__Problem requirements__. In the records that follow, the lines from the one containing "Predicates: near/2, linked/2, holds/2, on/1, clear/1" to the one containing "pre: holds(?y,?x), linked(?y,?y), near(?x,?x)", inclusive, are to be given again exactly.

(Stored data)

◆ ◆ ◆ ◆ ◆ ◆ ◆

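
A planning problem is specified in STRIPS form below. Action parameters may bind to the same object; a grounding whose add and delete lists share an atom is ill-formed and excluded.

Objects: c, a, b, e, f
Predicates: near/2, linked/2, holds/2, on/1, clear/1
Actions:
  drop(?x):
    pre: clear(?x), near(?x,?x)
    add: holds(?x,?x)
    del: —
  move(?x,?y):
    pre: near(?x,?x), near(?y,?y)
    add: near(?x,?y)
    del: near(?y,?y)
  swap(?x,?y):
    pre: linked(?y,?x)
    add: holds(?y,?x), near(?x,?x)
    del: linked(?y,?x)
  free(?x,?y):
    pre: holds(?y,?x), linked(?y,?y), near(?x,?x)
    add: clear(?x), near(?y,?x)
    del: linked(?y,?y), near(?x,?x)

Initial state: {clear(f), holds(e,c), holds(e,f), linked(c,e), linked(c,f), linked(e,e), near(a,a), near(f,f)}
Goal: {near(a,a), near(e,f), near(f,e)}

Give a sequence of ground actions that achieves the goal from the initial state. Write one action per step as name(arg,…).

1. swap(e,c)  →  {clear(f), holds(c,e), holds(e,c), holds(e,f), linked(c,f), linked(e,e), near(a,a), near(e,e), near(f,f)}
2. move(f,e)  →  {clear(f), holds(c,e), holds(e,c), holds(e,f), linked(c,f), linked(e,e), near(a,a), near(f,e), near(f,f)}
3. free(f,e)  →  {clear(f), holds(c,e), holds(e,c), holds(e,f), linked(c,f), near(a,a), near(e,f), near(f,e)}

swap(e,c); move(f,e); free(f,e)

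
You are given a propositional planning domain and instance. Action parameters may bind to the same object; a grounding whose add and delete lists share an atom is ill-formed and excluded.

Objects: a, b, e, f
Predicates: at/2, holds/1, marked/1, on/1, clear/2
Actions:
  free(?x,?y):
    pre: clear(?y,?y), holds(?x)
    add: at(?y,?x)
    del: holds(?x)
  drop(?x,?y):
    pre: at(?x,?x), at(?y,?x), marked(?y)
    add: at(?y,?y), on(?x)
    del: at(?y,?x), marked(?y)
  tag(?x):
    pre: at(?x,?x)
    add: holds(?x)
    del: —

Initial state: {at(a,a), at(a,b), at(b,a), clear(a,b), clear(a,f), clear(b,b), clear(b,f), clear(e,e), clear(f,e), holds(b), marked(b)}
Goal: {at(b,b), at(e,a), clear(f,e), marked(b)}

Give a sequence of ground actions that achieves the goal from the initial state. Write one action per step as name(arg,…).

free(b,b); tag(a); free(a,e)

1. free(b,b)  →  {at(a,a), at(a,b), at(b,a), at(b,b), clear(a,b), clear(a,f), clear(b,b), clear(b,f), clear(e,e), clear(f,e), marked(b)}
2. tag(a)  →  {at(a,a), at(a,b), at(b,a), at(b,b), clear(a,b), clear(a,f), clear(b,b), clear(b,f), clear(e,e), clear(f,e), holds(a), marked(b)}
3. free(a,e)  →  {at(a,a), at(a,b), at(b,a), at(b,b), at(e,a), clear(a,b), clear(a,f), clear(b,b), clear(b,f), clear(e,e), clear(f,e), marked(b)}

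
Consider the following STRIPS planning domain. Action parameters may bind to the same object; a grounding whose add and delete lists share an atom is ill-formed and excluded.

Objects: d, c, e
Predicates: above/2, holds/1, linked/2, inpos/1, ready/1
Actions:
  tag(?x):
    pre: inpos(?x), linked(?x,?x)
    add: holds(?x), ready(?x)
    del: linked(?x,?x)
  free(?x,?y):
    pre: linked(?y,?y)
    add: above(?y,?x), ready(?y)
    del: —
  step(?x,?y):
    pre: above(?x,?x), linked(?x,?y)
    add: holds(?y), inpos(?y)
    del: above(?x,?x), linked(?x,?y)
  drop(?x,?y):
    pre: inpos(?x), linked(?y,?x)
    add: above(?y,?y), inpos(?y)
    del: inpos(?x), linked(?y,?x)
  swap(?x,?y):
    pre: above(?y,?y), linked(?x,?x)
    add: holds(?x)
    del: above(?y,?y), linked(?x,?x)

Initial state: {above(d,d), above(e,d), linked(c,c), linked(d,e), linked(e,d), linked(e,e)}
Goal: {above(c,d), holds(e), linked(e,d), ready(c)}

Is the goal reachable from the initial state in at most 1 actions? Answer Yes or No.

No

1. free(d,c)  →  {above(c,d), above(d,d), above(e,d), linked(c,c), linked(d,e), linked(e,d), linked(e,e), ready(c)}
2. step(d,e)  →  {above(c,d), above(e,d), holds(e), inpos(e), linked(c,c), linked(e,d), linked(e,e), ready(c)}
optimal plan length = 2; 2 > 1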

◆ ◆ ◆ ◆ ◆ ◆ ◆

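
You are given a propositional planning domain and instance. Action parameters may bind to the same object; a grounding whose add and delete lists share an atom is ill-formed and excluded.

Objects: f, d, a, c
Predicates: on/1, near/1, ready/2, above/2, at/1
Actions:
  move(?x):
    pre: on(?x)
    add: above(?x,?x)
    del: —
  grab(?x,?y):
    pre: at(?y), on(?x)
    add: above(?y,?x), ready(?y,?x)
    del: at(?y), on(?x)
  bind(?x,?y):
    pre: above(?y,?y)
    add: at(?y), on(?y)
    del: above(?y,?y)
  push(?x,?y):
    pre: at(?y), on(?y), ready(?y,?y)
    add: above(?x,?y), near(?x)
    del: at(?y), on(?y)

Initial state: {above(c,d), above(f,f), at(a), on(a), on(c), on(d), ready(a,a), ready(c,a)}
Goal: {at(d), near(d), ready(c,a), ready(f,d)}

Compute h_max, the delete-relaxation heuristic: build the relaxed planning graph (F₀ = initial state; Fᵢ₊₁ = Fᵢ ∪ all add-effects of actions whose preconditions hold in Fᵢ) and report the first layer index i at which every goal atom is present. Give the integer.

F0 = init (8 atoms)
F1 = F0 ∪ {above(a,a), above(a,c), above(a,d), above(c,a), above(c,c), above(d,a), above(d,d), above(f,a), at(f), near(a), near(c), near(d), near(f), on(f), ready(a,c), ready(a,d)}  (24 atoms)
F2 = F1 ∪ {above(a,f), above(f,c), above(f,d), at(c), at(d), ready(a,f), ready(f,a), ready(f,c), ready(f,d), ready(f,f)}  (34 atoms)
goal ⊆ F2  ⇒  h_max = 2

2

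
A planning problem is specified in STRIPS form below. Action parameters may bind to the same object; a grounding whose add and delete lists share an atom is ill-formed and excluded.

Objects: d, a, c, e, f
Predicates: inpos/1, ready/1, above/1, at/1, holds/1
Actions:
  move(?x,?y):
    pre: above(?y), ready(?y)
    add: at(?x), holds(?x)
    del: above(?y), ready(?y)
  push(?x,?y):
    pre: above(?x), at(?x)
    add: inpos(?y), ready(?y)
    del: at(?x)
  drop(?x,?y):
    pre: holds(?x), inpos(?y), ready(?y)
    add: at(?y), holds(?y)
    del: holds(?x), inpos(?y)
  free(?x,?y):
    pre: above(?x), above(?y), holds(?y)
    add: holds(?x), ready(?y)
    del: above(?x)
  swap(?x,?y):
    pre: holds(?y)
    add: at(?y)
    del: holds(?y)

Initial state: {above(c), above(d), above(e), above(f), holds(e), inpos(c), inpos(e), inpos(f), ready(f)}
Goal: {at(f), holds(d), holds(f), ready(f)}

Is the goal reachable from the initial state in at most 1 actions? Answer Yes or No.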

◆ ◆ ◆ ◆ ◆ ◆ ◆

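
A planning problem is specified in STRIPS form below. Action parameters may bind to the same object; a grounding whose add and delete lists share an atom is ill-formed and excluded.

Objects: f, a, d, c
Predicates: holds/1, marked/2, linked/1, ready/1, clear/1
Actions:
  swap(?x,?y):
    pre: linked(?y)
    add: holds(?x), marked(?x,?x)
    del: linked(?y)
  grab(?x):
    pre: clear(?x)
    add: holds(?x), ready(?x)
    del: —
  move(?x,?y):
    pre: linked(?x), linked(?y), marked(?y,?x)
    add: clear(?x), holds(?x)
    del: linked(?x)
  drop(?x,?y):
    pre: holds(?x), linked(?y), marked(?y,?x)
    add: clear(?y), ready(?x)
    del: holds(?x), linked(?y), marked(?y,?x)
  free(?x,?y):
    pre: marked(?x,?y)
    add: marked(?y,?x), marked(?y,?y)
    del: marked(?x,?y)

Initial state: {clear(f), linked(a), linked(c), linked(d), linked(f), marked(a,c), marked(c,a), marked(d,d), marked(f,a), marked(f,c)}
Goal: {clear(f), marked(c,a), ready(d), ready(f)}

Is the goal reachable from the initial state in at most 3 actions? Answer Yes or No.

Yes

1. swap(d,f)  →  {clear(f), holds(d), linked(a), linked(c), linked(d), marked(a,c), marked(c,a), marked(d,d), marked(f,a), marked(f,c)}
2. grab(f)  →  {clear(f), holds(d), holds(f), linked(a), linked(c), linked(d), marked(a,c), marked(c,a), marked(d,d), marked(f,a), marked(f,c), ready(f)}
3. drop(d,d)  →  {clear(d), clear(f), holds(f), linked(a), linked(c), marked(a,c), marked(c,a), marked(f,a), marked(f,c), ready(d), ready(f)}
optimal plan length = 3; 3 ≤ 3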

◆ ◆ ◆ ◆ ◆ ◆ ◆

__Answer to the exercise__.
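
Predicates: near/2, linked/2, holds/2, on/1, clear/1
Actions:
  drop(?x):
    pre: clear(?x), near(?x,?x)
    add: holds(?x,?x)
    del: —
  move(?x,?y):
    pre: near(?x,?x), near(?y,?y)
    add: near(?x,?y)
    del: near(?y,?y)
  swap(?x,?y):
    pre: linked(?y,?x)
    add: holds(?y,?x), near(?x,?x)
    del: linked(?y,?x)
  free(?x,?y):
    pre: holds(?y,?x), linked(?y,?y), near(?x,?x)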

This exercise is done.